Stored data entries
========================================================================

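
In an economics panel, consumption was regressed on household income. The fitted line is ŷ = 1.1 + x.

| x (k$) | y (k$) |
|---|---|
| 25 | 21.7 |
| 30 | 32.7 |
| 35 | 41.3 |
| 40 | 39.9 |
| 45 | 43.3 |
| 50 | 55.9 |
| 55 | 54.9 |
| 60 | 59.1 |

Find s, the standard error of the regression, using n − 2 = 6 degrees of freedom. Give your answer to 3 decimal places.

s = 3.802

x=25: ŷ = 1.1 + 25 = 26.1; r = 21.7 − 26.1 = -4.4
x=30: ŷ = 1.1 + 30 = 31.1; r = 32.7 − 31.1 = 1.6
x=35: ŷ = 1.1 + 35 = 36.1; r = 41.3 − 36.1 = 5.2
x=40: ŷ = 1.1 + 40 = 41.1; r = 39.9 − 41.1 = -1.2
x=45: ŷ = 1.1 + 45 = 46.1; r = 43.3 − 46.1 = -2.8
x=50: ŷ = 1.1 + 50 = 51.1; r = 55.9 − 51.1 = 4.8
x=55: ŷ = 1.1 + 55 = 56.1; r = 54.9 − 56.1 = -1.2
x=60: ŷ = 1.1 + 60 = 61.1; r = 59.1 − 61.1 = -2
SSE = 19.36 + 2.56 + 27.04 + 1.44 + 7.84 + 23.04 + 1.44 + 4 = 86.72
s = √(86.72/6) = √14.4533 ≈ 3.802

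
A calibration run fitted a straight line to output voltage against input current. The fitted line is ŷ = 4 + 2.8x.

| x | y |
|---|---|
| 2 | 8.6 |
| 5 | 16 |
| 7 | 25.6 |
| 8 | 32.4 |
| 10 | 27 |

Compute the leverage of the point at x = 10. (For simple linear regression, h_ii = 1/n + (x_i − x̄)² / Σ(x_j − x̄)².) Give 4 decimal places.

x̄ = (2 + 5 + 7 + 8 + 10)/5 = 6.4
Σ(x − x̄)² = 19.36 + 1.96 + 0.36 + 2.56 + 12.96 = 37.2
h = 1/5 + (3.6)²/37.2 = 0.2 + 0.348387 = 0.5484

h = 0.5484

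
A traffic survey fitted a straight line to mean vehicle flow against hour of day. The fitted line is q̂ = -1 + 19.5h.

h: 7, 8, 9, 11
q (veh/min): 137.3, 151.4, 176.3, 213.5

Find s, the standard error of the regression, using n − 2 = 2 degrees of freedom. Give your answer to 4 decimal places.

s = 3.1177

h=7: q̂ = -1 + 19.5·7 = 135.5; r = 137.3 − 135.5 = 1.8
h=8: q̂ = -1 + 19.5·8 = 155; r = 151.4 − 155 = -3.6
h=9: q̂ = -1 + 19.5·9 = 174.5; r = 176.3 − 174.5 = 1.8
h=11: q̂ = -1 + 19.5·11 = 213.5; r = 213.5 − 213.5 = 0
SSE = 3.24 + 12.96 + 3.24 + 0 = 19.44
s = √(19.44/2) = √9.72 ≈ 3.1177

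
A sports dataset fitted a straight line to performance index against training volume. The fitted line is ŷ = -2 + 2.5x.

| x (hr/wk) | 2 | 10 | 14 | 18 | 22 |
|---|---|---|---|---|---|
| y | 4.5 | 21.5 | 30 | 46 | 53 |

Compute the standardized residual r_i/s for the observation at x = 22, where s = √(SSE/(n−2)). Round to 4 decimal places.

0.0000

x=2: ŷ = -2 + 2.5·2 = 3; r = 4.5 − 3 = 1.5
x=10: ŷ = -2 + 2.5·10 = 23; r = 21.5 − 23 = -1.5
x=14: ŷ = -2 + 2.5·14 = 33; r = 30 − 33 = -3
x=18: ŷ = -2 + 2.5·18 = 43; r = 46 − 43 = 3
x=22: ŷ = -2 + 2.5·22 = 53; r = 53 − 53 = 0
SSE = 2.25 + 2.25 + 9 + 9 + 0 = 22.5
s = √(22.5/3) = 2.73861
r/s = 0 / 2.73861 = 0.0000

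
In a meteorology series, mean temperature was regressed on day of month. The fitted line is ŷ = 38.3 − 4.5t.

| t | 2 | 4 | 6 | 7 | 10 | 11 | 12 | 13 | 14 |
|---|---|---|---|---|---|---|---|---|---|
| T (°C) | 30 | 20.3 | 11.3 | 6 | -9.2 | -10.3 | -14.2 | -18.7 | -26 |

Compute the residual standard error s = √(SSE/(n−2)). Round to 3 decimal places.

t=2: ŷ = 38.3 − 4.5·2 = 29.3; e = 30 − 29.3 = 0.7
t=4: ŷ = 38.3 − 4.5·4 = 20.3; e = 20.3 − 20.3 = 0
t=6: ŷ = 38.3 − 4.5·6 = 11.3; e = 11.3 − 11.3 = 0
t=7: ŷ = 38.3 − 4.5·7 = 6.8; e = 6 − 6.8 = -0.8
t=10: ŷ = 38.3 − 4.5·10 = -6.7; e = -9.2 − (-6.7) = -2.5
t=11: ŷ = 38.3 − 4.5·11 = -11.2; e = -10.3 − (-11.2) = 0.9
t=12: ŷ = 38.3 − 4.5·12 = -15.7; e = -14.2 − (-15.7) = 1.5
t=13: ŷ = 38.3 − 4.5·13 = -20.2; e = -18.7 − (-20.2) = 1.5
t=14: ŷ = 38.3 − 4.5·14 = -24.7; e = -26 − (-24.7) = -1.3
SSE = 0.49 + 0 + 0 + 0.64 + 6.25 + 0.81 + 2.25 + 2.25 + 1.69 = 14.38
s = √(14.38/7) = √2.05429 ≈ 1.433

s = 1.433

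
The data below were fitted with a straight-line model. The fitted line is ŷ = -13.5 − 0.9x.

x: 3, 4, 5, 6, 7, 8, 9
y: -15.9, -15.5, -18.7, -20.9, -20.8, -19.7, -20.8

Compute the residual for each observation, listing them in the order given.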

========================================================================

- _EXERCISE INSTRUCTIONS_:
Each entry above must be printed exactly as written.

- _FINAL ANSWER_:
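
In an economics panel, consumption was regressed on household income. The fitted line is ŷ = 1.1 + x.

| x (k$) | y (k$) |
|---|---|
| 25 | 21.7 |
| 30 | 32.7 |
| 35 | 41.3 |
| 40 | 39.9 |
| 45 | 43.3 |
| 50 | 55.9 |
| 55 | 54.9 |
| 60 | 59.1 |

Find s, the standard error of the regression, using n − 2 = 6 degrees of freedom. Give your answer to 3 decimal places.

s = 3.802

x=25: ŷ = 1.1 + 25 = 26.1; r = 21.7 − 26.1 = -4.4
x=30: ŷ = 1.1 + 30 = 31.1; r = 32.7 − 31.1 = 1.6
x=35: ŷ = 1.1 + 35 = 36.1; r = 41.3 − 36.1 = 5.2
x=40: ŷ = 1.1 + 40 = 41.1; r = 39.9 − 41.1 = -1.2
x=45: ŷ = 1.1 + 45 = 46.1; r = 43.3 − 46.1 = -2.8
x=50: ŷ = 1.1 + 50 = 51.1; r = 55.9 − 51.1 = 4.8
x=55: ŷ = 1.1 + 55 = 56.1; r = 54.9 − 56.1 = -1.2
x=60: ŷ = 1.1 + 60 = 61.1; r = 59.1 − 61.1 = -2
SSE = 19.36 + 2.56 + 27.04 + 1.44 + 7.84 + 23.04 + 1.44 + 4 = 86.72
s = √(86.72/6) = √14.4533 ≈ 3.802

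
A calibration run fitted a straight line to output voltage against input current. The fitted line is ŷ = 4 + 2.8x.

| x | y |
|---|---|
| 2 | 8.6 |
| 5 | 16 |
| 7 | 25.6 |
| 8 | 32.4 |
| 10 | 27 |

Compute the leverage of the point at x = 10. (For simple linear regression, h_ii = 1/n + (x_i − x̄)² / Σ(x_j − x̄)².) Give 4 decimal places.

x̄ = (2 + 5 + 7 + 8 + 10)/5 = 6.4
Σ(x − x̄)² = 19.36 + 1.96 + 0.36 + 2.56 + 12.96 = 37.2
h = 1/5 + (3.6)²/37.2 = 0.2 + 0.348387 = 0.5484

h = 0.5484

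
A traffic survey fitted a straight line to mean vehicle flow against hour of day. The fitted line is q̂ = -1 + 19.5h.

h: 7, 8, 9, 11
q (veh/min): 137.3, 151.4, 176.3, 213.5

Find s, the standard error of the regression, using n − 2 = 2 degrees of freedom. Give your answer to 4 decimal places.

s = 3.1177

h=7: q̂ = -1 + 19.5·7 = 135.5; r = 137.3 − 135.5 = 1.8
h=8: q̂ = -1 + 19.5·8 = 155; r = 151.4 − 155 = -3.6
h=9: q̂ = -1 + 19.5·9 = 174.5; r = 176.3 − 174.5 = 1.8
h=11: q̂ = -1 + 19.5·11 = 213.5; r = 213.5 − 213.5 = 0
SSE = 3.24 + 12.96 + 3.24 + 0 = 19.44
s = √(19.44/2) = √9.72 ≈ 3.1177

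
A sports dataset fitted a straight line to performance index against training volume. The fitted line is ŷ = -2 + 2.5x.

| x (hr/wk) | 2 | 10 | 14 | 18 | 22 |
|---|---|---|---|---|---|
| y | 4.5 | 21.5 | 30 | 46 | 53 |

Compute the standardized residual r_i/s for the observation at x = 22, where s = √(SSE/(n−2)). Round to 4 decimal places.

0.0000

x=2: ŷ = -2 + 2.5·2 = 3; r = 4.5 − 3 = 1.5
x=10: ŷ = -2 + 2.5·10 = 23; r = 21.5 − 23 = -1.5
x=14: ŷ = -2 + 2.5·14 = 33; r = 30 − 33 = -3
x=18: ŷ = -2 + 2.5·18 = 43; r = 46 − 43 = 3
x=22: ŷ = -2 + 2.5·22 = 53; r = 53 − 53 = 0
SSE = 2.25 + 2.25 + 9 + 9 + 0 = 22.5
s = √(22.5/3) = 2.73861
r/s = 0 / 2.73861 = 0.0000

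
In a meteorology series, mean temperature was regressed on day of month. The fitted line is ŷ = 38.3 − 4.5t.

| t | 2 | 4 | 6 | 7 | 10 | 11 | 12 | 13 | 14 |
|---|---|---|---|---|---|---|---|---|---|
| T (°C) | 30 | 20.3 | 11.3 | 6 | -9.2 | -10.3 | -14.2 | -18.7 | -26 |

Compute the residual standard error s = √(SSE/(n−2)). Round to 3 decimal places.

t=2: ŷ = 38.3 − 4.5·2 = 29.3; e = 30 − 29.3 = 0.7
t=4: ŷ = 38.3 − 4.5·4 = 20.3; e = 20.3 − 20.3 = 0
t=6: ŷ = 38.3 − 4.5·6 = 11.3; e = 11.3 − 11.3 = 0
t=7: ŷ = 38.3 − 4.5·7 = 6.8; e = 6 − 6.8 = -0.8
t=10: ŷ = 38.3 − 4.5·10 = -6.7; e = -9.2 − (-6.7) = -2.5
t=11: ŷ = 38.3 − 4.5·11 = -11.2; e = -10.3 − (-11.2) = 0.9
t=12: ŷ = 38.3 − 4.5·12 = -15.7; e = -14.2 − (-15.7) = 1.5
t=13: ŷ = 38.3 − 4.5·13 = -20.2; e = -18.7 − (-20.2) = 1.5
t=14: ŷ = 38.3 − 4.5·14 = -24.7; e = -26 − (-24.7) = -1.3
SSE = 0.49 + 0 + 0 + 0.64 + 6.25 + 0.81 + 2.25 + 2.25 + 1.69 = 14.38
s = √(14.38/7) = √2.05429 ≈ 1.433

s = 1.433

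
The data below were fitted with a straight-line model. The fitted line is ŷ = -13.5 − 0.9x.

x: 3, 4, 5, 6, 7, 8, 9
y: -15.9, -15.5, -18.7, -20.9, -20.8, -19.7, -20.8

Compute the residual for each observation, listing them in the order given.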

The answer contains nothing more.